Scan the records below for the line containing "(h) ^3P_1 → ^3S°_1" and the line containing "(a) (n=7, l=3, m_l=-3) to (n=3, l=0, m_l=0)". Copy both, plus every line between, exactly.

+ + +

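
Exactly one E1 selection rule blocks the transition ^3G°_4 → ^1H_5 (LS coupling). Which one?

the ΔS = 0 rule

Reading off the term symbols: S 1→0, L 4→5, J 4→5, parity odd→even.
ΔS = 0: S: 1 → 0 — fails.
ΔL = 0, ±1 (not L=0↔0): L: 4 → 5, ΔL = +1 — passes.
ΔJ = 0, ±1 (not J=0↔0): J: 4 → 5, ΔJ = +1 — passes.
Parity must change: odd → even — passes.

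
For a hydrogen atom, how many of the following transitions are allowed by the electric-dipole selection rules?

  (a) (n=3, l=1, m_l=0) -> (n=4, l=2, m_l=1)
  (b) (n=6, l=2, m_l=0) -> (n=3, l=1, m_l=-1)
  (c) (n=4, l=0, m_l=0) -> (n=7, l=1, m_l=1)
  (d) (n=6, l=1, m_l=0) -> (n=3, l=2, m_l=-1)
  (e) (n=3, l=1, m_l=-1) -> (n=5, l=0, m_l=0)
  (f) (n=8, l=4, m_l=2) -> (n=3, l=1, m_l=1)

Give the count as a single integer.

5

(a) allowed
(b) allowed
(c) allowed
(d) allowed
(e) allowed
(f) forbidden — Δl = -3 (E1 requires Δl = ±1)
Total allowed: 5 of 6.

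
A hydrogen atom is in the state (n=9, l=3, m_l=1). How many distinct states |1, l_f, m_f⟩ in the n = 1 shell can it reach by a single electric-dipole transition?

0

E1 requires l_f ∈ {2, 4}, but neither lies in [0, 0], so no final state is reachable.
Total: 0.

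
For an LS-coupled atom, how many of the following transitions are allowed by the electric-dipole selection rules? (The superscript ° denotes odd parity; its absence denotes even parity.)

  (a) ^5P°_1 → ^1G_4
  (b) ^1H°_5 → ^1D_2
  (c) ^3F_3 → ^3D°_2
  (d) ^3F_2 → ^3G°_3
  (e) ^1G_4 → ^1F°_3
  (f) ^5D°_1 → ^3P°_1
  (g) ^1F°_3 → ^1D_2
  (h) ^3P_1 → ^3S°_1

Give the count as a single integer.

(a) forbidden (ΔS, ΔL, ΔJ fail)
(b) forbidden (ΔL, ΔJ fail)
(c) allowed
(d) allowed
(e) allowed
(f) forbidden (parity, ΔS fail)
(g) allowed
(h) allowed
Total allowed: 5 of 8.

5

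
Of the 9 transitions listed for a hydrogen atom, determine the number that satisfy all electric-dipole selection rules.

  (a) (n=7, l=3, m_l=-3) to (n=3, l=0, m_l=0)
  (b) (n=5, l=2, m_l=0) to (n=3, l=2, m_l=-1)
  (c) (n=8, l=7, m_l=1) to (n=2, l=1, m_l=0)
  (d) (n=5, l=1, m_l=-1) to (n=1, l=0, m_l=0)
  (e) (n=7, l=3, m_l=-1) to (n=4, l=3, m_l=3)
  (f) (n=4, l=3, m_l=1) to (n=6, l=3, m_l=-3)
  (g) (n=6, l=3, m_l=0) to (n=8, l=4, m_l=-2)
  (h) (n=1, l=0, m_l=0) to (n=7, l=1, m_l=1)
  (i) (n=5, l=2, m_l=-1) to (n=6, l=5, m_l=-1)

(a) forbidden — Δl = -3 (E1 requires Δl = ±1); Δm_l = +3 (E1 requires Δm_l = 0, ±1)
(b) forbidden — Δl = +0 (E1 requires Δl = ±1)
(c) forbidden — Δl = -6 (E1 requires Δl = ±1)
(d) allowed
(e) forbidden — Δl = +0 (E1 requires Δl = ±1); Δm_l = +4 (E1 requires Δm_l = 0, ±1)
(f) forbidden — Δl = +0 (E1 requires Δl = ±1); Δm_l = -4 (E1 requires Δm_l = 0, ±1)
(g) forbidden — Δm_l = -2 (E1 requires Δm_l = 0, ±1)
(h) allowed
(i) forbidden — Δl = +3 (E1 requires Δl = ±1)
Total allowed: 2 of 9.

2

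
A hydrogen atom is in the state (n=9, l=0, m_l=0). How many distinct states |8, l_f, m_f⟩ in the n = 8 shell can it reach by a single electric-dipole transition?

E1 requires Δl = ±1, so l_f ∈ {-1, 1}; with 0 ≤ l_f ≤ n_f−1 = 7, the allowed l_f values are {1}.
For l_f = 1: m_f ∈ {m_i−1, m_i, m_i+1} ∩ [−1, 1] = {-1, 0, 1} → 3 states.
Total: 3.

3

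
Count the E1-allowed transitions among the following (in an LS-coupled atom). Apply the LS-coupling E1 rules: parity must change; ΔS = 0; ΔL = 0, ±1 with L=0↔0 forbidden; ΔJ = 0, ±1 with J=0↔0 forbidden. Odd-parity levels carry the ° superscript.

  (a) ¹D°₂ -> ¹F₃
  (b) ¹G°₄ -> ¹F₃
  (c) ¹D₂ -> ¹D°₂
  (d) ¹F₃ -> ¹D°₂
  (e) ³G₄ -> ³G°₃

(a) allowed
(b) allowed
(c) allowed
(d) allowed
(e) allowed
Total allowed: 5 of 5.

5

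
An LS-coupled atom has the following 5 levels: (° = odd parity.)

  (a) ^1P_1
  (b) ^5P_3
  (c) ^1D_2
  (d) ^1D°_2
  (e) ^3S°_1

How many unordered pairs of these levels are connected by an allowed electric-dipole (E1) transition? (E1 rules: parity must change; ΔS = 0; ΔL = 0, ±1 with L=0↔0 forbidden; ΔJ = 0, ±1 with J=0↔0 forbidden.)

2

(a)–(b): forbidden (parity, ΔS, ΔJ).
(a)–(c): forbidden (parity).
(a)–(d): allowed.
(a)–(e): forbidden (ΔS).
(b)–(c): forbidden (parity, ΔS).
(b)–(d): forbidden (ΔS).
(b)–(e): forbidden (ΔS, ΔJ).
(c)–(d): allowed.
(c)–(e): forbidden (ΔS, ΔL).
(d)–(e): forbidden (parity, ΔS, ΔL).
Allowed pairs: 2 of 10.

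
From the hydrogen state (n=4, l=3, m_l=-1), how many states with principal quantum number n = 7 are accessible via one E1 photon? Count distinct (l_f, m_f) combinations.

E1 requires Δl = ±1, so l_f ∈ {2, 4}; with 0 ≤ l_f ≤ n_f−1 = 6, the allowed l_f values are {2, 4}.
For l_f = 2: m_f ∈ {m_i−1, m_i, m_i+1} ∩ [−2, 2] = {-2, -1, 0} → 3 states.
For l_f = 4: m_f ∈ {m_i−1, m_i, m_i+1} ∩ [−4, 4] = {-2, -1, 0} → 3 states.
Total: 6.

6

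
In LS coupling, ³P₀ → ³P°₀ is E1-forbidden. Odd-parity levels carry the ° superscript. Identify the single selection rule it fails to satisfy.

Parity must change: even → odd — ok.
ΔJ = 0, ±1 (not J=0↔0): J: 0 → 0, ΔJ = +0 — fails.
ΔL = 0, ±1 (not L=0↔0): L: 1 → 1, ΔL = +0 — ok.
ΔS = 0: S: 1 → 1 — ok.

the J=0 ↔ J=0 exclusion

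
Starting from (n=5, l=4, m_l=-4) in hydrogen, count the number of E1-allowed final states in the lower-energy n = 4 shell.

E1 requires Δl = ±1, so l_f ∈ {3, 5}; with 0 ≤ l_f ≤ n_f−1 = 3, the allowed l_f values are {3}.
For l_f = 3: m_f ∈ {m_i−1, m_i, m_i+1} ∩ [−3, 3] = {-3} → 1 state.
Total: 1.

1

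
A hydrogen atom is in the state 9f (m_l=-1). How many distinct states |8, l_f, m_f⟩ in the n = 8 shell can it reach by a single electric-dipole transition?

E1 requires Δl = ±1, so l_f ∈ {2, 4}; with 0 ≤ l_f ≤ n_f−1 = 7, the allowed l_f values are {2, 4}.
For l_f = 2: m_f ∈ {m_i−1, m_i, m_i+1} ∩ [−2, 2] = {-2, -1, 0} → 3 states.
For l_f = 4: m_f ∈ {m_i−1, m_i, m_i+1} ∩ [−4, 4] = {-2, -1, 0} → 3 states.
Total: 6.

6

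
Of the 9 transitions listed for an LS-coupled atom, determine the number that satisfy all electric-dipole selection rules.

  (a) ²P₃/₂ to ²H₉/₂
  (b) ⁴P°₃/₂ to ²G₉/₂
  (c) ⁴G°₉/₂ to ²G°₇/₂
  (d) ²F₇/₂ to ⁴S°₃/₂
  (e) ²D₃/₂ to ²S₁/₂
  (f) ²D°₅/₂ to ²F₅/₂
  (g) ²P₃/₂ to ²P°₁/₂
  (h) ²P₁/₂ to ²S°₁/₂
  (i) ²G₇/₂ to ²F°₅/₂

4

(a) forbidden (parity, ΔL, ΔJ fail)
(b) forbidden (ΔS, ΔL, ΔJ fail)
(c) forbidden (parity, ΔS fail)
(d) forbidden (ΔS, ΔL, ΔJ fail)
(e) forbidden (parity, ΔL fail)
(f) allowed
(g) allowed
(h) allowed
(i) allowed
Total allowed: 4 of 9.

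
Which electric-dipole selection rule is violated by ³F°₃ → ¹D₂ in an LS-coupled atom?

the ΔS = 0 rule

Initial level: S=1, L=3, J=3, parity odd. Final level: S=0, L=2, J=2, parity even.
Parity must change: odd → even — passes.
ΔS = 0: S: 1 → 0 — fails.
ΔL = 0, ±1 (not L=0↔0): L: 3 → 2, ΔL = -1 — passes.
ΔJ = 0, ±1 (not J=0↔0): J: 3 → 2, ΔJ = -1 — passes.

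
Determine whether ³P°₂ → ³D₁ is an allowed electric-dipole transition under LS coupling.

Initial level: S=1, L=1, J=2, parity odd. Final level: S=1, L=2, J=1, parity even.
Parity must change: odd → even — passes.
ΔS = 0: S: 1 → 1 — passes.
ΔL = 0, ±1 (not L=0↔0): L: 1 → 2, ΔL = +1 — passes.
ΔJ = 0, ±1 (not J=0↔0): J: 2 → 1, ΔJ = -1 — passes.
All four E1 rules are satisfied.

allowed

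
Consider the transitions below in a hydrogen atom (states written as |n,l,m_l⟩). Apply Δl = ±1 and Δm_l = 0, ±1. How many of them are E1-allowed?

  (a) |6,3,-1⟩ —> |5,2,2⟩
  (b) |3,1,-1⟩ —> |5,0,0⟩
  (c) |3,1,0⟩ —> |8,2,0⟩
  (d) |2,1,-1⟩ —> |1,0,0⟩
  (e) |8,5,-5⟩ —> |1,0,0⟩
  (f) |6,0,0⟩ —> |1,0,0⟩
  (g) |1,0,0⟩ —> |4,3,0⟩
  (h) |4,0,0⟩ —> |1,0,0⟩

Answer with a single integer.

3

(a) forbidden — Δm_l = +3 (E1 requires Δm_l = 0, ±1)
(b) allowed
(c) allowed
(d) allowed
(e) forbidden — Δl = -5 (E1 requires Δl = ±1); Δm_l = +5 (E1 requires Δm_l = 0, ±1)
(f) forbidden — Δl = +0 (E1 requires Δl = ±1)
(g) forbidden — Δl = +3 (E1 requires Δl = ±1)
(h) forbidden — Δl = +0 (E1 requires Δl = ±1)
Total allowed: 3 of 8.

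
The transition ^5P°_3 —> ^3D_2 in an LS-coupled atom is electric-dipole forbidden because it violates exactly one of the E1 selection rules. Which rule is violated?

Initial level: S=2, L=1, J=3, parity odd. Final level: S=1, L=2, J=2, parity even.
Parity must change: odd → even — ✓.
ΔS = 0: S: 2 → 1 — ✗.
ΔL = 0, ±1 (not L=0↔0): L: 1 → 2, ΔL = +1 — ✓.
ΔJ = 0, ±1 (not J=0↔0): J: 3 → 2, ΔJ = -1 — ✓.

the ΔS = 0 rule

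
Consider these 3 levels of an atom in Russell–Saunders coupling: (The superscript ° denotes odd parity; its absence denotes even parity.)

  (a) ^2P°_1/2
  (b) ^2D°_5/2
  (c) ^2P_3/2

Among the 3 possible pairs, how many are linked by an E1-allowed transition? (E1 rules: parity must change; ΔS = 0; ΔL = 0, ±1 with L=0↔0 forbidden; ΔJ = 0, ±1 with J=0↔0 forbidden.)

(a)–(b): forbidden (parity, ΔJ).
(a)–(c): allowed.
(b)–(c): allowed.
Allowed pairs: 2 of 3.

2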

+ + +

* [Answer to this task]
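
  (h) ^3P_1 → ^3S°_1

Give the count as a single integer.

(a) forbidden (ΔS, ΔL, ΔJ fail)
(b) forbidden (ΔL, ΔJ fail)
(c) allowed
(d) allowed
(e) allowed
(f) forbidden (parity, ΔS fail)
(g) allowed
(h) allowed
Total allowed: 5 of 8.

5

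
Of the 9 transitions listed for a hydrogen atom, determine the number that satisfy all electric-dipole selection rules.

  (a) (n=7, l=3, m_l=-3) to (n=3, l=0, m_l=0)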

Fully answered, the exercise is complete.